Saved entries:
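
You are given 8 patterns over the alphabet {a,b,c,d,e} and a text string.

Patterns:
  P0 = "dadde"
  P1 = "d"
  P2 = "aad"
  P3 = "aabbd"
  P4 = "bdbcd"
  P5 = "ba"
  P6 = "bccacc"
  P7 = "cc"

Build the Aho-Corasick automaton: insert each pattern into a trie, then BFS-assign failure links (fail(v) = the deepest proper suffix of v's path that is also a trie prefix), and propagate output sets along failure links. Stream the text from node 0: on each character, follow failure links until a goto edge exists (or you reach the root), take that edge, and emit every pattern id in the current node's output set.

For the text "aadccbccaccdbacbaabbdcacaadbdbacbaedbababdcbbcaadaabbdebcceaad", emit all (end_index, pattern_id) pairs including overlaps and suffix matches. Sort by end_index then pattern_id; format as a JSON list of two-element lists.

Build:
Trie nodes:
  n0 'ε': a→6 b→12 c→23 d→1
  n1 'd': a→2  ←P1
  n2 'da': d→3
  n3 'dad': d→4
  n4 'dadd': e→5
  n5 'dadde': ·  ←P0
  n6 'a': a→7
  n7 'aa': b→9 d→8
  n8 'aad': ·  ←P2
  n9 'aab': b→10
  n10 'aabb': d→11
  n11 'aabbd': ·  ←P3
  n12 'b': a→17 c→18 d→13
  n13 'bd': b→14
  n14 'bdb': c→15
  n15 'bdbc': d→16
  n16 'bdbcd': ·  ←P4
  n17 'ba': ·  ←P5
  n18 'bc': c→19
  n19 'bcc': a→20
  n20 'bcca': c→21
  n21 'bccac': c→22
  n22 'bccacc': ·  ←P6
  n23 'c': c→24
  n24 'cc': ·  ←P7

BFS fail/out derivation:
  n1('d'): parent n0 fail=0; on 'd' 0 → fail=0;  out {1}∪∅={1}
  n6('a'): parent n0 fail=0; on 'a' 0 → fail=0;  out ∅∪∅=∅
  n12('b'): parent n0 fail=0; on 'b' 0 → fail=0;  out ∅∪∅=∅
  n23('c'): parent n0 fail=0; on 'c' 0 → fail=0;  out ∅∪∅=∅
  n2('da'): parent n1 fail=0; on 'a' 0 → fail=6;  out ∅∪∅=∅
  n7('aa'): parent n6 fail=0; on 'a' 0 → fail=6;  out ∅∪∅=∅
  n13('bd'): parent n12 fail=0; on 'd' 0 → fail=1;  out ∅∪{1}={1}
  n17('ba'): parent n12 fail=0; on 'a' 0 → fail=6;  out {5}∪∅={5}
  n18('bc'): parent n12 fail=0; on 'c' 0 → fail=23;  out ∅∪∅=∅
  n24('cc'): parent n23 fail=0; on 'c' 0 → fail=23;  out {7}∪∅={7}
  n3('dad'): parent n2 fail=6; on 'd' 6→0 → fail=1;  out ∅∪{1}={1}
  n8('aad'): parent n7 fail=6; on 'd' 6→0 → fail=1;  out {2}∪{1}={1,2}
  n9('aab'): parent n7 fail=6; on 'b' 6→0 → fail=12;  out ∅∪∅=∅
  n14('bdb'): parent n13 fail=1; on 'b' 1→0 → fail=12;  out ∅∪∅=∅
  n19('bcc'): parent n18 fail=23; on 'c' 23 → fail=24;  out ∅∪{7}={7}
  n4('dadd'): parent n3 fail=1; on 'd' 1→0 → fail=1;  out ∅∪{1}={1}
  n10('aabb'): parent n9 fail=12; on 'b' 12→0 → fail=12;  out ∅∪∅=∅
  n15('bdbc'): parent n14 fail=12; on 'c' 12 → fail=18;  out ∅∪∅=∅
  n20('bcca'): parent n19 fail=24; on 'a' 24→23→0 → fail=6;  out ∅∪∅=∅
  n5('dadde'): parent n4 fail=1; on 'e' 1→0 → fail=0;  out {0}∪∅={0}
  n11('aabbd'): parent n10 fail=12; on 'd' 12 → fail=13;  out {3}∪{1}={1,3}
  n16('bdbcd'): parent n15 fail=18; on 'd' 18→23→0 → fail=1;  out {4}∪{1}={1,4}
  n21('bccac'): parent n20 fail=6; on 'c' 6→0 → fail=23;  out ∅∪∅=∅
  n22('bccacc'): parent n21 fail=23; on 'c' 23 → fail=24;  out {6}∪{7}={6,7}

Run:
i=0 'a': node 0→6
i=1 'a': node 6→7
i=2 'd': node 7→8  emit P1@[2:2],P2@[0:2]
i=3 'c': node 8→23 (via fail)
i=4 'c': node 23→24  emit P7@[3:4]
i=5 'b': node 24→12 (via fail)
i=6 'c': node 12→18
i=7 'c': node 18→19  emit P7@[6:7]
i=8 'a': node 19→20
i=9 'c': node 20→21
i=10 'c': node 21→22  emit P6@[5:10],P7@[9:10]
i=11 'd': node 22→1 (via fail)  emit P1@[11:11]
i=12 'b': node 1→12 (via fail)
i=13 'a': node 12→17  emit P5@[12:13]
i=14 'c': node 17→23 (via fail)
i=15 'b': node 23→12 (via fail)
i=16 'a': node 12→17  emit P5@[15:16]
i=17 'a': node 17→7 (via fail)
i=18 'b': node 7→9
i=19 'b': node 9→10
i=20 'd': node 10→11  emit P1@[20:20],P3@[16:20]
i=21 'c': node 11→23 (via fail)
i=22 'a': node 23→6 (via fail)
i=23 'c': node 6→23 (via fail)
i=24 'a': node 23→6 (via fail)
i=25 'a': node 6→7
i=26 'd': node 7→8  emit P1@[26:26],P2@[24:26]
i=27 'b': node 8→12 (via fail)
i=28 'd': node 12→13  emit P1@[28:28]
i=29 'b': node 13→14
i=30 'a': node 14→17 (via fail)  emit P5@[29:30]
i=31 'c': node 17→23 (via fail)
i=32 'b': node 23→12 (via fail)
i=33 'a': node 12→17  emit P5@[32:33]
i=34 'e': node 17→0 (via fail)
i=35 'd': node 0→1  emit P1@[35:35]
i=36 'b': node 1→12 (via fail)
i=37 'a': node 12→17  emit P5@[36:37]
i=38 'b': node 17→12 (via fail)
i=39 'a': node 12→17  emit P5@[38:39]
i=40 'b': node 17→12 (via fail)
i=41 'd': node 12→13  emit P1@[41:41]
i=42 'c': node 13→23 (via fail)
i=43 'b': node 23→12 (via fail)
i=44 'b': node 12→12 (via fail)
i=45 'c': node 12→18
i=46 'a': node 18→6 (via fail)
i=47 'a': node 6→7
i=48 'd': node 7→8  emit P1@[48:48],P2@[46:48]
i=49 'a': node 8→2 (via fail)
i=50 'a': node 2→7 (via fail)
i=51 'b': node 7→9
i=52 'b': node 9→10
i=53 'd': node 10→11  emit P1@[53:53],P3@[49:53]
i=54 'e': node 11→0 (via fail)
i=55 'b': node 0→12
i=56 'c': node 12→18
i=57 'c': node 18→19  emit P7@[56:57]
i=58 'e': node 19→0 (via fail)
i=59 'a': node 0→6
i=60 'a': node 6→7
i=61 'd': node 7→8  emit P1@[61:61],P2@[59:61]

Result: [[2,1],[2,2],[4,7],[7,7],[10,6],[10,7],[11,1],[13,5],[16,5],[20,1],[20,3],[26,1],[26,2],[28,1],[30,5],[33,5],[35,1],[37,5],[39,5],[41,1],[48,1],[48,2],[53,1],[53,3],[57,7],[61,1],[61,2]]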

## ASSIGNMENT
Return the entries above word for word.

## SOLUTION BELOW
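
You are given 8 patterns over the alphabet {a,b,c,d,e} and a text string.

Patterns:
  P0 = "dadde"
  P1 = "d"
  P2 = "aad"
  P3 = "aabbd"
  P4 = "bdbcd"
  P5 = "ba"
  P6 = "bccacc"
  P7 = "cc"

Build the Aho-Corasick automaton: insert each pattern into a trie, then BFS-assign failure links (fail(v) = the deepest proper suffix of v's path that is also a trie prefix), and propagate output sets along failure links. Stream the text from node 0: on each character, follow failure links until a goto edge exists (or you reach the root), take that edge, and emit every pattern id in the current node's output set.

For the text "aadccbccaccdbacbaabbdcacaadbdbacbaedbababdcbbcaadaabbdebcceaad", emit all (end_index, pattern_id) pairs including overlaps and suffix matches. Sort by end_index then pattern_id; format as a JSON list of two-element lists.

Build:
Trie nodes:
  n0 'ε': a→6 b→12 c→23 d→1
  n1 'd': a→2  ←P1
  n2 'da': d→3
  n3 'dad': d→4
  n4 'dadd': e→5
  n5 'dadde': ·  ←P0
  n6 'a': a→7
  n7 'aa': b→9 d→8
  n8 'aad': ·  ←P2
  n9 'aab': b→10
  n10 'aabb': d→11
  n11 'aabbd': ·  ←P3
  n12 'b': a→17 c→18 d→13
  n13 'bd': b→14
  n14 'bdb': c→15
  n15 'bdbc': d→16
  n16 'bdbcd': ·  ←P4
  n17 'ba': ·  ←P5
  n18 'bc': c→19
  n19 'bcc': a→20
  n20 'bcca': c→21
  n21 'bccac': c→22
  n22 'bccacc': ·  ←P6
  n23 'c': c→24
  n24 'cc': ·  ←P7

BFS fail/out derivation:
  n1('d'): parent n0 fail=0; on 'd' 0 → fail=0;  out {1}∪∅={1}
  n6('a'): parent n0 fail=0; on 'a' 0 → fail=0;  out ∅∪∅=∅
  n12('b'): parent n0 fail=0; on 'b' 0 → fail=0;  out ∅∪∅=∅
  n23('c'): parent n0 fail=0; on 'c' 0 → fail=0;  out ∅∪∅=∅
  n2('da'): parent n1 fail=0; on 'a' 0 → fail=6;  out ∅∪∅=∅
  n7('aa'): parent n6 fail=0; on 'a' 0 → fail=6;  out ∅∪∅=∅
  n13('bd'): parent n12 fail=0; on 'd' 0 → fail=1;  out ∅∪{1}={1}
  n17('ba'): parent n12 fail=0; on 'a' 0 → fail=6;  out {5}∪∅={5}
  n18('bc'): parent n12 fail=0; on 'c' 0 → fail=23;  out ∅∪∅=∅
  n24('cc'): parent n23 fail=0; on 'c' 0 → fail=23;  out {7}∪∅={7}
  n3('dad'): parent n2 fail=6; on 'd' 6→0 → fail=1;  out ∅∪{1}={1}
  n8('aad'): parent n7 fail=6; on 'd' 6→0 → fail=1;  out {2}∪{1}={1,2}
  n9('aab'): parent n7 fail=6; on 'b' 6→0 → fail=12;  out ∅∪∅=∅
  n14('bdb'): parent n13 fail=1; on 'b' 1→0 → fail=12;  out ∅∪∅=∅
  n19('bcc'): parent n18 fail=23; on 'c' 23 → fail=24;  out ∅∪{7}={7}
  n4('dadd'): parent n3 fail=1; on 'd' 1→0 → fail=1;  out ∅∪{1}={1}
  n10('aabb'): parent n9 fail=12; on 'b' 12→0 → fail=12;  out ∅∪∅=∅
  n15('bdbc'): parent n14 fail=12; on 'c' 12 → fail=18;  out ∅∪∅=∅
  n20('bcca'): parent n19 fail=24; on 'a' 24→23→0 → fail=6;  out ∅∪∅=∅
  n5('dadde'): parent n4 fail=1; on 'e' 1→0 → fail=0;  out {0}∪∅={0}
  n11('aabbd'): parent n10 fail=12; on 'd' 12 → fail=13;  out {3}∪{1}={1,3}
  n16('bdbcd'): parent n15 fail=18; on 'd' 18→23→0 → fail=1;  out {4}∪{1}={1,4}
  n21('bccac'): parent n20 fail=6; on 'c' 6→0 → fail=23;  out ∅∪∅=∅
  n22('bccacc'): parent n21 fail=23; on 'c' 23 → fail=24;  out {6}∪{7}={6,7}

Run:
i=0 'a': node 0→6
i=1 'a': node 6→7
i=2 'd': node 7→8  emit P1@[2:2],P2@[0:2]
i=3 'c': node 8→23 (via fail)
i=4 'c': node 23→24  emit P7@[3:4]
i=5 'b': node 24→12 (via fail)
i=6 'c': node 12→18
i=7 'c': node 18→19  emit P7@[6:7]
i=8 'a': node 19→20
i=9 'c': node 20→21
i=10 'c': node 21→22  emit P6@[5:10],P7@[9:10]
i=11 'd': node 22→1 (via fail)  emit P1@[11:11]
i=12 'b': node 1→12 (via fail)
i=13 'a': node 12→17  emit P5@[12:13]
i=14 'c': node 17→23 (via fail)
i=15 'b': node 23→12 (via fail)
i=16 'a': node 12→17  emit P5@[15:16]
i=17 'a': node 17→7 (via fail)
i=18 'b': node 7→9
i=19 'b': node 9→10
i=20 'd': node 10→11  emit P1@[20:20],P3@[16:20]
i=21 'c': node 11→23 (via fail)
i=22 'a': node 23→6 (via fail)
i=23 'c': node 6→23 (via fail)
i=24 'a': node 23→6 (via fail)
i=25 'a': node 6→7
i=26 'd': node 7→8  emit P1@[26:26],P2@[24:26]
i=27 'b': node 8→12 (via fail)
i=28 'd': node 12→13  emit P1@[28:28]
i=29 'b': node 13→14
i=30 'a': node 14→17 (via fail)  emit P5@[29:30]
i=31 'c': node 17→23 (via fail)
i=32 'b': node 23→12 (via fail)
i=33 'a': node 12→17  emit P5@[32:33]
i=34 'e': node 17→0 (via fail)
i=35 'd': node 0→1  emit P1@[35:35]
i=36 'b': node 1→12 (via fail)
i=37 'a': node 12→17  emit P5@[36:37]
i=38 'b': node 17→12 (via fail)
i=39 'a': node 12→17  emit P5@[38:39]
i=40 'b': node 17→12 (via fail)
i=41 'd': node 12→13  emit P1@[41:41]
i=42 'c': node 13→23 (via fail)
i=43 'b': node 23→12 (via fail)
i=44 'b': node 12→12 (via fail)
i=45 'c': node 12→18
i=46 'a': node 18→6 (via fail)
i=47 'a': node 6→7
i=48 'd': node 7→8  emit P1@[48:48],P2@[46:48]
i=49 'a': node 8→2 (via fail)
i=50 'a': node 2→7 (via fail)
i=51 'b': node 7→9
i=52 'b': node 9→10
i=53 'd': node 10→11  emit P1@[53:53],P3@[49:53]
i=54 'e': node 11→0 (via fail)
i=55 'b': node 0→12
i=56 'c': node 12→18
i=57 'c': node 18→19  emit P7@[56:57]
i=58 'e': node 19→0 (via fail)
i=59 'a': node 0→6
i=60 'a': node 6→7
i=61 'd': node 7→8  emit P1@[61:61],P2@[59:61]

Result: [[2,1],[2,2],[4,7],[7,7],[10,6],[10,7],[11,1],[13,5],[16,5],[20,1],[20,3],[26,1],[26,2],[28,1],[30,5],[33,5],[35,1],[37,5],[39,5],[41,1],[48,1],[48,2],[53,1],[53,3],[57,7],[61,1],[61,2]]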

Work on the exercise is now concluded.